Records from a data source:
────────────────

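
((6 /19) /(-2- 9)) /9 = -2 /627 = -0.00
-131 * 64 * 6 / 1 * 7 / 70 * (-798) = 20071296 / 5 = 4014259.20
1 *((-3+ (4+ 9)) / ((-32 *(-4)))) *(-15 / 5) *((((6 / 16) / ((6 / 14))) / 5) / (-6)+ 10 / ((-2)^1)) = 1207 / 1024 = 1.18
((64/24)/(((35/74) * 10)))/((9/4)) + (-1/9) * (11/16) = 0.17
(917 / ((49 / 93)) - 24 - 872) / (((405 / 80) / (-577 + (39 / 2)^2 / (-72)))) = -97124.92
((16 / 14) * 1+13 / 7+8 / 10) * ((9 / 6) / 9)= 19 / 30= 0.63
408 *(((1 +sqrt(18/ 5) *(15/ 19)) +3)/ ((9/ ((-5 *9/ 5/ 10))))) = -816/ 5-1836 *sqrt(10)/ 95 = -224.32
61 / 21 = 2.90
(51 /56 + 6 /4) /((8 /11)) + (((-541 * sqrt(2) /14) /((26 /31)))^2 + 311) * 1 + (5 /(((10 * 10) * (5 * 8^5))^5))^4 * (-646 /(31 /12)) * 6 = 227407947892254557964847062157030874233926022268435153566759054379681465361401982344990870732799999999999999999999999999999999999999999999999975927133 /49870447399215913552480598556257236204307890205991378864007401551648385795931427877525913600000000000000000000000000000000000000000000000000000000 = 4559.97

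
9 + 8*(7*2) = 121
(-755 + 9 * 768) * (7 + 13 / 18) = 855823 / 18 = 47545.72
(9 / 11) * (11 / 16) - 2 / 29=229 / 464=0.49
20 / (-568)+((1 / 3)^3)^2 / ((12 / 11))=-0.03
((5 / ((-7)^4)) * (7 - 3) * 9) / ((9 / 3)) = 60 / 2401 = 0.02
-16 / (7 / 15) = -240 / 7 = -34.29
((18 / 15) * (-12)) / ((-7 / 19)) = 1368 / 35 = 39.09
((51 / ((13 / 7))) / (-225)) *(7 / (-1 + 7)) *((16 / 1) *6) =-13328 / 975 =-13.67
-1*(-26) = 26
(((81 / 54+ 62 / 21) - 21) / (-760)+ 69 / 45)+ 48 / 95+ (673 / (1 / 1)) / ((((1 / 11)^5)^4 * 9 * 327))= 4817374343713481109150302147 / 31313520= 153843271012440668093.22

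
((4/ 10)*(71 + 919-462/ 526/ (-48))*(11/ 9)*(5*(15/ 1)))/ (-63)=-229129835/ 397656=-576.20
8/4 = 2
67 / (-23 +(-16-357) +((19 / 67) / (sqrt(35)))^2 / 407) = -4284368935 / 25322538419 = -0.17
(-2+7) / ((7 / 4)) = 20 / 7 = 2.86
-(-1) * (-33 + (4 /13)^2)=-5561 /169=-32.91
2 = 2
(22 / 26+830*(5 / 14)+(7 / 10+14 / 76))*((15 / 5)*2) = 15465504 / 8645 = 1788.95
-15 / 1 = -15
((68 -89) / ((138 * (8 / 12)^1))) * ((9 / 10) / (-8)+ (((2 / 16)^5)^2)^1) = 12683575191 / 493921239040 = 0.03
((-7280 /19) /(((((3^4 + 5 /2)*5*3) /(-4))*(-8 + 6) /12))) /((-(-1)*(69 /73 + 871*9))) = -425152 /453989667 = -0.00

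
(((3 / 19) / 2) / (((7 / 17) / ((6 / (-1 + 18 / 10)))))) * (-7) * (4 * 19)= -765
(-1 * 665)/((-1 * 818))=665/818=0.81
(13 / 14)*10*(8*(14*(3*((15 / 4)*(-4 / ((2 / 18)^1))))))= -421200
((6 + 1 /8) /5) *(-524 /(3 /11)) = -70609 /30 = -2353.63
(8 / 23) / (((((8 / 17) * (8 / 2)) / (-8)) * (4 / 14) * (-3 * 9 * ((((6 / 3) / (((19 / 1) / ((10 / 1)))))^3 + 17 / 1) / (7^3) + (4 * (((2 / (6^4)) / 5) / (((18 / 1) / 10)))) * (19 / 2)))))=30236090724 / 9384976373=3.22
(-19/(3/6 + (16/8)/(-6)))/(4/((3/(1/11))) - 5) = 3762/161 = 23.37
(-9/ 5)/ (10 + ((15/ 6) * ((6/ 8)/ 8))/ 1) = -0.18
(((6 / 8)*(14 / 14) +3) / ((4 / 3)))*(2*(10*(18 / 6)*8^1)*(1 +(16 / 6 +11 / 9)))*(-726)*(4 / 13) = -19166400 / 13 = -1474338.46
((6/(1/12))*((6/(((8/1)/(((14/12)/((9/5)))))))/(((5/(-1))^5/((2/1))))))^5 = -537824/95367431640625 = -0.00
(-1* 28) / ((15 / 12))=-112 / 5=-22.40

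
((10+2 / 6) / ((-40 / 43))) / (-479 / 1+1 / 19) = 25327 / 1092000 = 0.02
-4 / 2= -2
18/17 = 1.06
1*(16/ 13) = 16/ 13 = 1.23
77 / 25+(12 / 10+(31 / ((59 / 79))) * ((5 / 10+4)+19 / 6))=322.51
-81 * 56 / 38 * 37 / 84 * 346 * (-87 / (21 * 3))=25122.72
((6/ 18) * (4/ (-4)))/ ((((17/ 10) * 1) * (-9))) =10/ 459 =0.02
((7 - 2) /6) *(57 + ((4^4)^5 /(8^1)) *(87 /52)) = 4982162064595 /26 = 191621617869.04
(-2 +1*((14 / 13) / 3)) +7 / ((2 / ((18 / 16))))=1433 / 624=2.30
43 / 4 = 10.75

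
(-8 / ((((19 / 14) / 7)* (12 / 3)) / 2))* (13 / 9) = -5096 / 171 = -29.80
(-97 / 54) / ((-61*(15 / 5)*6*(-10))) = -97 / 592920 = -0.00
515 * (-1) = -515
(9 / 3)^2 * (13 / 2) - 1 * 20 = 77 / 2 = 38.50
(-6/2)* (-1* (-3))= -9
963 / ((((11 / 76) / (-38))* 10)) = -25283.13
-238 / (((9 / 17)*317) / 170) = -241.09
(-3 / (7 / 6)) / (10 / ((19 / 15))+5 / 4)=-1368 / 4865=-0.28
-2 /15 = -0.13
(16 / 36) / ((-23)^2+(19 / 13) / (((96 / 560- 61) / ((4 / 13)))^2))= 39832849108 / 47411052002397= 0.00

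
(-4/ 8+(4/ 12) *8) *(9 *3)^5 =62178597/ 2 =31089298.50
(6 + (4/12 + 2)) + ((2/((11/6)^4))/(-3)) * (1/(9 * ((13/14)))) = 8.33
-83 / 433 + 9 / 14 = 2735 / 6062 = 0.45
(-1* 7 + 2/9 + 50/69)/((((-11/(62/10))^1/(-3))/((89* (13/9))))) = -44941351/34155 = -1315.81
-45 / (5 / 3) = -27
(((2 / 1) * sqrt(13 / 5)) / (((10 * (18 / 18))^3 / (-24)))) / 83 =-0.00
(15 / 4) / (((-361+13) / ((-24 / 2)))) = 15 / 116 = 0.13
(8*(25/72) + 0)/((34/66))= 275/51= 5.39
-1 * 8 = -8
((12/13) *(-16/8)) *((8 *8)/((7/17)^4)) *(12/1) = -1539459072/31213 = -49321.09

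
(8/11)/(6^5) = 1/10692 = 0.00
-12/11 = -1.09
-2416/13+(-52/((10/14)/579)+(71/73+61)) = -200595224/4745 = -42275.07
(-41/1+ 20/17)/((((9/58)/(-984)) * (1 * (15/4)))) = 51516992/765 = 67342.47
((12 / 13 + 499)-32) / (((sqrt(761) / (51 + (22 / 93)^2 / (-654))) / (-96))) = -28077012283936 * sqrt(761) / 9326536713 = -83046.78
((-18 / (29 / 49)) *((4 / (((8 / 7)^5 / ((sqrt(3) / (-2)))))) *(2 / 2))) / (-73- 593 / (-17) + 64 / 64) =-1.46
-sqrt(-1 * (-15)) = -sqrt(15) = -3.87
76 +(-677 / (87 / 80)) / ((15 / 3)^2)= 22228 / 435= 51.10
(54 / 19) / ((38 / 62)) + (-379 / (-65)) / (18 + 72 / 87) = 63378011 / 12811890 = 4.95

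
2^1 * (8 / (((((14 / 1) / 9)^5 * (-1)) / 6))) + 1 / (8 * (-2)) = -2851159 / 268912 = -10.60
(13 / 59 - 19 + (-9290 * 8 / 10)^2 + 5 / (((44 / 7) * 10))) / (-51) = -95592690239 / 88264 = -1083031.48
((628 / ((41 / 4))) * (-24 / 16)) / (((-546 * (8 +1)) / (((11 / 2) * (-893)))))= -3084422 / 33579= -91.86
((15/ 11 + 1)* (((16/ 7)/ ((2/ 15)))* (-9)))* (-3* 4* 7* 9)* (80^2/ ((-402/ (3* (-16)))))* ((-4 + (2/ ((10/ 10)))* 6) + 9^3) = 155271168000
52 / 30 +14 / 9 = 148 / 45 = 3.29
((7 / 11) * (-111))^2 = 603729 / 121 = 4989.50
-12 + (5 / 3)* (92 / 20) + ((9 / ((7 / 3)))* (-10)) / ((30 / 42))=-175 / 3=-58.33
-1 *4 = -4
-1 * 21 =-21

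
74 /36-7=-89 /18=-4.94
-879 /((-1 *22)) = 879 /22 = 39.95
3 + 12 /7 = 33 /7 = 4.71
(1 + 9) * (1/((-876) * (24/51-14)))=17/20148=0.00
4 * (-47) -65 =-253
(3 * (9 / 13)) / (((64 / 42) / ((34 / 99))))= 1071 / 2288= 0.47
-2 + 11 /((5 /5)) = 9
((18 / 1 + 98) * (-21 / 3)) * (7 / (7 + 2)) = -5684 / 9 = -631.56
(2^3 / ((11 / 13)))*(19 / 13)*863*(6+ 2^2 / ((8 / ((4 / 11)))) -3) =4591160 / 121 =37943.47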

────────────────

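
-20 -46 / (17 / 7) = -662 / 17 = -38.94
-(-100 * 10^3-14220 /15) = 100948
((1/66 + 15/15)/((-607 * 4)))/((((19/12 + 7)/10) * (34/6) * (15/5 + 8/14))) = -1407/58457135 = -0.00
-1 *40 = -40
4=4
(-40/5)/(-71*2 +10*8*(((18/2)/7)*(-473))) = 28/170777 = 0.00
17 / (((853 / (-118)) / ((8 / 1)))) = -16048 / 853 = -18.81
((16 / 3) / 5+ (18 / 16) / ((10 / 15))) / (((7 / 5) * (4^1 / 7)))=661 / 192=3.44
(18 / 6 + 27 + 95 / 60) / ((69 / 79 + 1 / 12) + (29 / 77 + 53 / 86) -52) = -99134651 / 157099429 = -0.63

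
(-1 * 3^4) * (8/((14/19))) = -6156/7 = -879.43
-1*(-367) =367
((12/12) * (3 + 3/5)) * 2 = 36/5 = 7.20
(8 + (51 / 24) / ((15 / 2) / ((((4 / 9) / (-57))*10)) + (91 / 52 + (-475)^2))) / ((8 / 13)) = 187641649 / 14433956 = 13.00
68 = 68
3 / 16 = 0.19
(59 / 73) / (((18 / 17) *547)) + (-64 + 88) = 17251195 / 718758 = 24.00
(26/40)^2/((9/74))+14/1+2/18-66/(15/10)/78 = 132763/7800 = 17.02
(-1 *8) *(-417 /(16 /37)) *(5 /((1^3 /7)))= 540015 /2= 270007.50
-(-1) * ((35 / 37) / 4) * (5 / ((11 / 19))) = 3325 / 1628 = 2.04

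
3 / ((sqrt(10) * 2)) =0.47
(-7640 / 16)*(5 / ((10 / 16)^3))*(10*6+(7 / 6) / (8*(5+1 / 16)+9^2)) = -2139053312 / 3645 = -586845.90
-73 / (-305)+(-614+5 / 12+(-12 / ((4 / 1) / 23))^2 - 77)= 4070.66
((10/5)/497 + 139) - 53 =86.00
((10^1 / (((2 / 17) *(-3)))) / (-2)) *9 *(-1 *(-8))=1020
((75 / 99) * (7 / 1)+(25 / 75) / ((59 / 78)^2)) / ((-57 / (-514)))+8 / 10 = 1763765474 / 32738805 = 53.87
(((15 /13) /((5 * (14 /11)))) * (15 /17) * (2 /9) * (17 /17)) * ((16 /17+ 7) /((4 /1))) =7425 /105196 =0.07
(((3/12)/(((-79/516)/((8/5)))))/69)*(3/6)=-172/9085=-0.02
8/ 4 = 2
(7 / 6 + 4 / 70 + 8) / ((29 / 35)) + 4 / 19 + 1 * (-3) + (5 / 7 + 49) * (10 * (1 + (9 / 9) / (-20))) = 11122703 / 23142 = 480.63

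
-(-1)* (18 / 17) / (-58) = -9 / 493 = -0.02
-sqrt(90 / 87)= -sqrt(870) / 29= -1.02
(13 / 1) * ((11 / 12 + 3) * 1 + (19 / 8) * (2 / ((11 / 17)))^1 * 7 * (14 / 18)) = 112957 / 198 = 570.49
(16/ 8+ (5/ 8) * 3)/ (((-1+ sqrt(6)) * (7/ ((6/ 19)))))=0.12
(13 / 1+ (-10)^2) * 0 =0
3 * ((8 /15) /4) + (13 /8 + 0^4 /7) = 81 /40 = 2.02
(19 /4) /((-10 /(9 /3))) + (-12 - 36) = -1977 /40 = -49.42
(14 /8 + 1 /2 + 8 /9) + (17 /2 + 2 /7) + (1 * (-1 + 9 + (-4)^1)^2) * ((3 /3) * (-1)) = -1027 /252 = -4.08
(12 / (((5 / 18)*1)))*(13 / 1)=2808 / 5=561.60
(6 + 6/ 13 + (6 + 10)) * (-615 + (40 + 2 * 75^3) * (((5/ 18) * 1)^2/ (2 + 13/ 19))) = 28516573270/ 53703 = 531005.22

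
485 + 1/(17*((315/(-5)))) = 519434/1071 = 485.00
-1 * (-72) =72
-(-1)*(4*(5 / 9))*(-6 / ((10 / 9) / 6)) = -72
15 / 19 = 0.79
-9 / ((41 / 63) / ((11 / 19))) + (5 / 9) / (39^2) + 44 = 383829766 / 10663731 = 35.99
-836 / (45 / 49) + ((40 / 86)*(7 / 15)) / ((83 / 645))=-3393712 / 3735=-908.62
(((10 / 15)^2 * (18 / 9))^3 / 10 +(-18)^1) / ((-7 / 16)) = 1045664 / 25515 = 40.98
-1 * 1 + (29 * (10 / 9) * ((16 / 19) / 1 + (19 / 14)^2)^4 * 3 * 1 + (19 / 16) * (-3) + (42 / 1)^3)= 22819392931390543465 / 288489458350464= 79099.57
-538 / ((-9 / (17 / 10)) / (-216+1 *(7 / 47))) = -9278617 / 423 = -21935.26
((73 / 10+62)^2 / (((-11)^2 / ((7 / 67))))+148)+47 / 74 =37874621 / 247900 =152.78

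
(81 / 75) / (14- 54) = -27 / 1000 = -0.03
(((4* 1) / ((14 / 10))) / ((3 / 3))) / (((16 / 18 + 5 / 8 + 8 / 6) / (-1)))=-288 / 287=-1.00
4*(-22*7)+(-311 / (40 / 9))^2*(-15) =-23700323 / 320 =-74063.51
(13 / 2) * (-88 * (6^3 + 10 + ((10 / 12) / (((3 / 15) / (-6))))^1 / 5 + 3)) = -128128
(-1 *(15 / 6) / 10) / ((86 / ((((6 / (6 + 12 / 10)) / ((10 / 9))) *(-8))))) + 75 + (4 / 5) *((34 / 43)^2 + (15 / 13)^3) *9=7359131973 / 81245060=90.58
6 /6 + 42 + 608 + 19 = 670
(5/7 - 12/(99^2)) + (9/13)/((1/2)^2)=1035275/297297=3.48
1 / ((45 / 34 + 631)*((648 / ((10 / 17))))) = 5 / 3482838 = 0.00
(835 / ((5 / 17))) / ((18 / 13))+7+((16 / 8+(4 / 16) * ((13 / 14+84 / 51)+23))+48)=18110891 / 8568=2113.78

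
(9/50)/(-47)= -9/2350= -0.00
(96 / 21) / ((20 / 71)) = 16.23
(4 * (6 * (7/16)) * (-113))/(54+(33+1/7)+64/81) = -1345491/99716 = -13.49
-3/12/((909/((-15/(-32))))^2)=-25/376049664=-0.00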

────────────────

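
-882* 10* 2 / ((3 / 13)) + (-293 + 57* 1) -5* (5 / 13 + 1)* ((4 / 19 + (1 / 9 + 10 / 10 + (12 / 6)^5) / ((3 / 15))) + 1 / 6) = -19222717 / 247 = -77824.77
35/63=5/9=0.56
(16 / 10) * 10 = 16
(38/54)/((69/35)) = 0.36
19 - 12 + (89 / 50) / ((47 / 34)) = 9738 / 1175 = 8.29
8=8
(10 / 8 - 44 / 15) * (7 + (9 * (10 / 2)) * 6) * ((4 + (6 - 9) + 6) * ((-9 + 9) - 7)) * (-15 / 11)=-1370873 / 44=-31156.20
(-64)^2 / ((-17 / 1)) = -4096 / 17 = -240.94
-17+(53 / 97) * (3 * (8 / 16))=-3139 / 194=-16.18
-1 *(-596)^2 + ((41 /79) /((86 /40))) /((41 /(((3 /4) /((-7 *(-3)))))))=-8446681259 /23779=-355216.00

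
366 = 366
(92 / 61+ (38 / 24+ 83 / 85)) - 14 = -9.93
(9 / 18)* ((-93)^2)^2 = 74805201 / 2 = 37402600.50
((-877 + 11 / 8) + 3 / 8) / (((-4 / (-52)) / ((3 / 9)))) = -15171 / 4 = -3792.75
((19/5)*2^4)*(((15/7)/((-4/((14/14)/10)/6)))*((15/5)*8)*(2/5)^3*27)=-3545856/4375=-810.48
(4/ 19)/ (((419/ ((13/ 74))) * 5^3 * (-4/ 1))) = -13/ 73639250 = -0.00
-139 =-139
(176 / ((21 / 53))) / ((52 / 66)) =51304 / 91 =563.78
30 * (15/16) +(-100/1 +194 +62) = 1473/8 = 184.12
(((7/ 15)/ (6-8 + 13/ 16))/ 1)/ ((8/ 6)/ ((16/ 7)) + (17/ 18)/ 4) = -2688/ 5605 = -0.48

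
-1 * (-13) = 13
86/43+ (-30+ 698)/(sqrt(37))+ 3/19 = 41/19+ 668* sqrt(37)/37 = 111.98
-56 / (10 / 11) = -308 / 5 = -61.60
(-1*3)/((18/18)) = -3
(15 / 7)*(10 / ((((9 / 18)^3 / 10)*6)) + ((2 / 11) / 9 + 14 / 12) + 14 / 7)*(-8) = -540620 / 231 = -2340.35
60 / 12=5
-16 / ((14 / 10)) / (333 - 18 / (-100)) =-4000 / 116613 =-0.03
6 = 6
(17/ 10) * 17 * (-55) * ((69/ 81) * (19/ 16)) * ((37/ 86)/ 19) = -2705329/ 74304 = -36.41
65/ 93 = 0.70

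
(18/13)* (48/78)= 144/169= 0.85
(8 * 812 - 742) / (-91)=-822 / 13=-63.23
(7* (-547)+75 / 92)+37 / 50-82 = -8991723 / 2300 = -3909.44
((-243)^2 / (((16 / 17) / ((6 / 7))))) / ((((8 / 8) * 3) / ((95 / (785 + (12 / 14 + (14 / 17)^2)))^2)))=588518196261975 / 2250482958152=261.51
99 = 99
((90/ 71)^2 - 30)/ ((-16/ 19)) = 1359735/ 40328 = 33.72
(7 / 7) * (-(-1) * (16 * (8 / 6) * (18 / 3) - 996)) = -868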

────────────────

Taking the entries above, print exactly the lines starting at the line with "((6 /19) /(-2- 9)) /9 = -2 /627 = -0.00" and ending at the line with "61 / 21 = 2.90", both included.

### [WORKED SOLUTION]
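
((6 /19) /(-2- 9)) /9 = -2 /627 = -0.00
-131 * 64 * 6 / 1 * 7 / 70 * (-798) = 20071296 / 5 = 4014259.20
1 *((-3+ (4+ 9)) / ((-32 *(-4)))) *(-15 / 5) *((((6 / 16) / ((6 / 14))) / 5) / (-6)+ 10 / ((-2)^1)) = 1207 / 1024 = 1.18
((64/24)/(((35/74) * 10)))/((9/4)) + (-1/9) * (11/16) = 0.17
(917 / ((49 / 93)) - 24 - 872) / (((405 / 80) / (-577 + (39 / 2)^2 / (-72)))) = -97124.92
((16 / 14) * 1+13 / 7+8 / 10) * ((9 / 6) / 9)= 19 / 30= 0.63
408 *(((1 +sqrt(18/ 5) *(15/ 19)) +3)/ ((9/ ((-5 *9/ 5/ 10))))) = -816/ 5-1836 *sqrt(10)/ 95 = -224.32
61 / 21 = 2.90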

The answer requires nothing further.